» **WORK REQUIRED**
Write out exactly the lines from the start of the entries through the one that contains "Idris Moreau | Talon Services GmbH | 15%", including both.

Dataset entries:
════════════════════
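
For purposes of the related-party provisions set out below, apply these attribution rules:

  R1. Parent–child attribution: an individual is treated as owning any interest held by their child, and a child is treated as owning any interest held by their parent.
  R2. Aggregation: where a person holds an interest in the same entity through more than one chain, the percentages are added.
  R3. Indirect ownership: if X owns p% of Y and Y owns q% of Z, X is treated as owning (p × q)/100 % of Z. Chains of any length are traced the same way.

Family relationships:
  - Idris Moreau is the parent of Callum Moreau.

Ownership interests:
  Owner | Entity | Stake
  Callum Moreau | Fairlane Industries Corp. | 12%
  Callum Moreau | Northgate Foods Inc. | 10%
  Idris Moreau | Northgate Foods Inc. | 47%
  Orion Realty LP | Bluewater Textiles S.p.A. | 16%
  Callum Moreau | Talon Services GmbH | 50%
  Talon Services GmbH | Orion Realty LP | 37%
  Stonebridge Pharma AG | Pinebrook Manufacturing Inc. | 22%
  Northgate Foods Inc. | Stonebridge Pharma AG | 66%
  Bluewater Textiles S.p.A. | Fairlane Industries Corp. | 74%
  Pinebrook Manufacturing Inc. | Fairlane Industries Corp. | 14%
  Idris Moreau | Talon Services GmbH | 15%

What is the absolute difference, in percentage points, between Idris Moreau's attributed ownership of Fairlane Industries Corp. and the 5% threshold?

By parent–child attribution (R1), Idris Moreau is treated as also owning Callum Moreau's interest in Northgate Foods Inc, giving 47% + 10% = 57%.
By parent–child attribution (R1), Idris Moreau is treated as also owning Callum Moreau's interest in Talon Services GmbH, giving 15% + 50% = 65%.
By parent–child attribution (R1), Idris Moreau is treated as owning Callum Moreau's 12% interest in Fairlane Industries Corp.
Chain via Northgate Foods Inc. → Stonebridge Pharma AG → Pinebrook Manufacturing Inc. (R3): 57% × 66% × 22% × 14% = 1.158696% of Fairlane Industries Corp.
Chain via Talon Services GmbH → Orion Realty LP → Bluewater Textiles S.p.A. (R3): 65% × 37% × 16% × 74% = 2.84752% of Fairlane Industries Corp.
Direct interest in Fairlane Industries Corp: 12%.
Aggregating (R2): 1.158696% + 2.84752% + 12% = 16.006216%.
16.006216% exceeds the 5% threshold by 11.006216 percentage points.

11.006216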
════════════════════
» **OUTPUT OF THE EXERCISE**
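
For purposes of the related-party provisions set out below, apply these attribution rules:

  R1. Parent–child attribution: an individual is treated as owning any interest held by their child, and a child is treated as owning any interest held by their parent.
  R2. Aggregation: where a person holds an interest in the same entity through more than one chain, the percentages are added.
  R3. Indirect ownership: if X owns p% of Y and Y owns q% of Z, X is treated as owning (p × q)/100 % of Z. Chains of any length are traced the same way.

Family relationships:
  - Idris Moreau is the parent of Callum Moreau.

Ownership interests:
  Owner | Entity | Stake
  Callum Moreau | Fairlane Industries Corp. | 12%
  Callum Moreau | Northgate Foods Inc. | 10%
  Idris Moreau | Northgate Foods Inc. | 47%
  Orion Realty LP | Bluewater Textiles S.p.A. | 16%
  Callum Moreau | Talon Services GmbH | 50%
  Talon Services GmbH | Orion Realty LP | 37%
  Stonebridge Pharma AG | Pinebrook Manufacturing Inc. | 22%
  Northgate Foods Inc. | Stonebridge Pharma AG | 66%
  Bluewater Textiles S.p.A. | Fairlane Industries Corp. | 74%
  Pinebrook Manufacturing Inc. | Fairlane Industries Corp. | 14%
  Idris Moreau | Talon Services GmbH | 15%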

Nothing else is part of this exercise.